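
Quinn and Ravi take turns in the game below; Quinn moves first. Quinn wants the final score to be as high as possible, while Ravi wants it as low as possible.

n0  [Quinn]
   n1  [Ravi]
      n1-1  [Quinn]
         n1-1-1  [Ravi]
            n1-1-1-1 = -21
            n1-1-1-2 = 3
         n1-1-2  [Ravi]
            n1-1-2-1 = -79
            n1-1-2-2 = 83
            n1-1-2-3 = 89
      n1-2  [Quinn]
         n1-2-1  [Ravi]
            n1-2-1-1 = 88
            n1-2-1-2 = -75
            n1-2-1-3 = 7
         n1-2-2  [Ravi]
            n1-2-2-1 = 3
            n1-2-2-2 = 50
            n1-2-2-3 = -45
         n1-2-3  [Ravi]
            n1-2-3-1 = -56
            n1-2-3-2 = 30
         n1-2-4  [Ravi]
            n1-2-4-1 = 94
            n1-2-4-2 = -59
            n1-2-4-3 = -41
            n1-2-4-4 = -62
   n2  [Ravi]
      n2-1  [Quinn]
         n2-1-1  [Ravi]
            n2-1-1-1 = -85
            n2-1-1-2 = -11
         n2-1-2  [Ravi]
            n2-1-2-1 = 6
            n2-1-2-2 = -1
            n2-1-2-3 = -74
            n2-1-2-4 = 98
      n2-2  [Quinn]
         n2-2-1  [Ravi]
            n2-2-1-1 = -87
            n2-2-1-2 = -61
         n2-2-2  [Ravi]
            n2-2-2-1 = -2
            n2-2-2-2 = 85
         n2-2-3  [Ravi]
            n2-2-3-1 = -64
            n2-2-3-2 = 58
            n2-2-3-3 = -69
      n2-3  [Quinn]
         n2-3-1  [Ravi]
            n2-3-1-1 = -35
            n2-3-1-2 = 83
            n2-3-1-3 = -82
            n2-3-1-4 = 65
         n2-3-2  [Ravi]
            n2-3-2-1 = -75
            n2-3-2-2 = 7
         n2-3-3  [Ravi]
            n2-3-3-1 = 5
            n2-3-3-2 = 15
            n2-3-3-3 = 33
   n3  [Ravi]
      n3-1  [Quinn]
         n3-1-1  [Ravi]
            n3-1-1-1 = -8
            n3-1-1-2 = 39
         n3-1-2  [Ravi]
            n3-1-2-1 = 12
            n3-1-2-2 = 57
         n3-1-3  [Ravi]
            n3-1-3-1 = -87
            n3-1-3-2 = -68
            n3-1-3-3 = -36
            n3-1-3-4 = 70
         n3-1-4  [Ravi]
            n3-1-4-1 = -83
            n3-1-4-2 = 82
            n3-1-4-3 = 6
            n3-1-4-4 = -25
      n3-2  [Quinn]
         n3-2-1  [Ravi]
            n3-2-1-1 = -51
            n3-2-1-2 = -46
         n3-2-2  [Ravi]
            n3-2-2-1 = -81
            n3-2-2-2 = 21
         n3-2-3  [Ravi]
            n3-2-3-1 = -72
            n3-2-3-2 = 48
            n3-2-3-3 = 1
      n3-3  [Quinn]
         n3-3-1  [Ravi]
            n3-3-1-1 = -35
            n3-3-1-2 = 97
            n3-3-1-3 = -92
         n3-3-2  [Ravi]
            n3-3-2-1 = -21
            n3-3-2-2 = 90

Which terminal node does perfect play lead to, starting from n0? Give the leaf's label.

n1-1-1 (Ravi): min(-21, 3) = -21
n1-1-2 (Ravi): min(-79, 83, 89) = -79
n1-1 (Quinn): max(-21, -79) = -21
n1-2-1 (Ravi): min(88, -75, 7) = -75
n1-2-2 (Ravi): min(3, 50, -45) = -45
n1-2-3 (Ravi): min(-56, 30) = -56
n1-2-4 (Ravi): min(94, -59, -41, -62) = -62
n1-2 (Quinn): max(-75, -45, -56, -62) = -45
n1 (Ravi): min(-21, -45) = -45
n2-1-1 (Ravi): min(-85, -11) = -85
n2-1-2 (Ravi): min(6, -1, -74, 98) = -74
n2-1 (Quinn): max(-85, -74) = -74
n2-2-1 (Ravi): min(-87, -61) = -87
n2-2-2 (Ravi): min(-2, 85) = -2
n2-2-3 (Ravi): min(-64, 58, -69) = -69
n2-2 (Quinn): max(-87, -2, -69) = -2
n2-3-1 (Ravi): min(-35, 83, -82, 65) = -82
n2-3-2 (Ravi): min(-75, 7) = -75
n2-3-3 (Ravi): min(5, 15, 33) = 5
n2-3 (Quinn): max(-82, -75, 5) = 5
n2 (Ravi): min(-74, -2, 5) = -74
n3-1-1 (Ravi): min(-8, 39) = -8
n3-1-2 (Ravi): min(12, 57) = 12
n3-1-3 (Ravi): min(-87, -68, -36, 70) = -87
n3-1-4 (Ravi): min(-83, 82, 6, -25) = -83
n3-1 (Quinn): max(-8, 12, -87, -83) = 12
n3-2-1 (Ravi): min(-51, -46) = -51
n3-2-2 (Ravi): min(-81, 21) = -81
n3-2-3 (Ravi): min(-72, 48, 1) = -72
n3-2 (Quinn): max(-51, -81, -72) = -51
n3-3-1 (Ravi): min(-35, 97, -92) = -92
n3-3-2 (Ravi): min(-21, 90) = -21
n3-3 (Quinn): max(-92, -21) = -21
n3 (Ravi): min(12, -51, -21) = -51
n0 (Quinn): max(-45, -74, -51) = -45
At n0, Quinn picks n1 (highest: -45).
At n1, Ravi picks n1-2 (lowest: -45).
At n1-2, Quinn picks n1-2-2 (highest: -45).
At n1-2-2, Ravi picks n1-2-2-3 (lowest: -45).
Terminal value -45.

n1-2-2-3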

:: Task to complete ::
The full set of entries should appear again, unchanged, line by line.

:: Problem solution ::
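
Quinn and Ravi take turns in the game below; Quinn moves first. Quinn wants the final score to be as high as possible, while Ravi wants it as low as possible.

n0  [Quinn]
   n1  [Ravi]
      n1-1  [Quinn]
         n1-1-1  [Ravi]
            n1-1-1-1 = -21
            n1-1-1-2 = 3
         n1-1-2  [Ravi]
            n1-1-2-1 = -79
            n1-1-2-2 = 83
            n1-1-2-3 = 89
      n1-2  [Quinn]
         n1-2-1  [Ravi]
            n1-2-1-1 = 88
            n1-2-1-2 = -75
            n1-2-1-3 = 7
         n1-2-2  [Ravi]
            n1-2-2-1 = 3
            n1-2-2-2 = 50
            n1-2-2-3 = -45
         n1-2-3  [Ravi]
            n1-2-3-1 = -56
            n1-2-3-2 = 30
         n1-2-4  [Ravi]
            n1-2-4-1 = 94
            n1-2-4-2 = -59
            n1-2-4-3 = -41
            n1-2-4-4 = -62
   n2  [Ravi]
      n2-1  [Quinn]
         n2-1-1  [Ravi]
            n2-1-1-1 = -85
            n2-1-1-2 = -11
         n2-1-2  [Ravi]
            n2-1-2-1 = 6
            n2-1-2-2 = -1
            n2-1-2-3 = -74
            n2-1-2-4 = 98
      n2-2  [Quinn]
         n2-2-1  [Ravi]
            n2-2-1-1 = -87
            n2-2-1-2 = -61
         n2-2-2  [Ravi]
            n2-2-2-1 = -2
            n2-2-2-2 = 85
         n2-2-3  [Ravi]
            n2-2-3-1 = -64
            n2-2-3-2 = 58
            n2-2-3-3 = -69
      n2-3  [Quinn]
         n2-3-1  [Ravi]
            n2-3-1-1 = -35
            n2-3-1-2 = 83
            n2-3-1-3 = -82
            n2-3-1-4 = 65
         n2-3-2  [Ravi]
            n2-3-2-1 = -75
            n2-3-2-2 = 7
         n2-3-3  [Ravi]
            n2-3-3-1 = 5
            n2-3-3-2 = 15
            n2-3-3-3 = 33
   n3  [Ravi]
      n3-1  [Quinn]
         n3-1-1  [Ravi]
            n3-1-1-1 = -8
            n3-1-1-2 = 39
         n3-1-2  [Ravi]
            n3-1-2-1 = 12
            n3-1-2-2 = 57
         n3-1-3  [Ravi]
            n3-1-3-1 = -87
            n3-1-3-2 = -68
            n3-1-3-3 = -36
            n3-1-3-4 = 70
         n3-1-4  [Ravi]
            n3-1-4-1 = -83
            n3-1-4-2 = 82
            n3-1-4-3 = 6
            n3-1-4-4 = -25
      n3-2  [Quinn]
         n3-2-1  [Ravi]
            n3-2-1-1 = -51
            n3-2-1-2 = -46
         n3-2-2  [Ravi]
            n3-2-2-1 = -81
            n3-2-2-2 = 21
         n3-2-3  [Ravi]
            n3-2-3-1 = -72
            n3-2-3-2 = 48
            n3-2-3-3 = 1
      n3-3  [Quinn]
         n3-3-1  [Ravi]
            n3-3-1-1 = -35
            n3-3-1-2 = 97
            n3-3-1-3 = -92
         n3-3-2  [Ravi]
            n3-3-2-1 = -21
            n3-3-2-2 = 90

Which terminal node does perfect play lead to, starting from n0? Give the leaf's label.

n1-1-1 (Ravi): min(-21, 3) = -21
n1-1-2 (Ravi): min(-79, 83, 89) = -79
n1-1 (Quinn): max(-21, -79) = -21
n1-2-1 (Ravi): min(88, -75, 7) = -75
n1-2-2 (Ravi): min(3, 50, -45) = -45
n1-2-3 (Ravi): min(-56, 30) = -56
n1-2-4 (Ravi): min(94, -59, -41, -62) = -62
n1-2 (Quinn): max(-75, -45, -56, -62) = -45
n1 (Ravi): min(-21, -45) = -45
n2-1-1 (Ravi): min(-85, -11) = -85
n2-1-2 (Ravi): min(6, -1, -74, 98) = -74
n2-1 (Quinn): max(-85, -74) = -74
n2-2-1 (Ravi): min(-87, -61) = -87
n2-2-2 (Ravi): min(-2, 85) = -2
n2-2-3 (Ravi): min(-64, 58, -69) = -69
n2-2 (Quinn): max(-87, -2, -69) = -2
n2-3-1 (Ravi): min(-35, 83, -82, 65) = -82
n2-3-2 (Ravi): min(-75, 7) = -75
n2-3-3 (Ravi): min(5, 15, 33) = 5
n2-3 (Quinn): max(-82, -75, 5) = 5
n2 (Ravi): min(-74, -2, 5) = -74
n3-1-1 (Ravi): min(-8, 39) = -8
n3-1-2 (Ravi): min(12, 57) = 12
n3-1-3 (Ravi): min(-87, -68, -36, 70) = -87
n3-1-4 (Ravi): min(-83, 82, 6, -25) = -83
n3-1 (Quinn): max(-8, 12, -87, -83) = 12
n3-2-1 (Ravi): min(-51, -46) = -51
n3-2-2 (Ravi): min(-81, 21) = -81
n3-2-3 (Ravi): min(-72, 48, 1) = -72
n3-2 (Quinn): max(-51, -81, -72) = -51
n3-3-1 (Ravi): min(-35, 97, -92) = -92
n3-3-2 (Ravi): min(-21, 90) = -21
n3-3 (Quinn): max(-92, -21) = -21
n3 (Ravi): min(12, -51, -21) = -51
n0 (Quinn): max(-45, -74, -51) = -45
At n0, Quinn picks n1 (highest: -45).
At n1, Ravi picks n1-2 (lowest: -45).
At n1-2, Quinn picks n1-2-2 (highest: -45).
At n1-2-2, Ravi picks n1-2-2-3 (lowest: -45).
Terminal value -45.

n1-2-2-3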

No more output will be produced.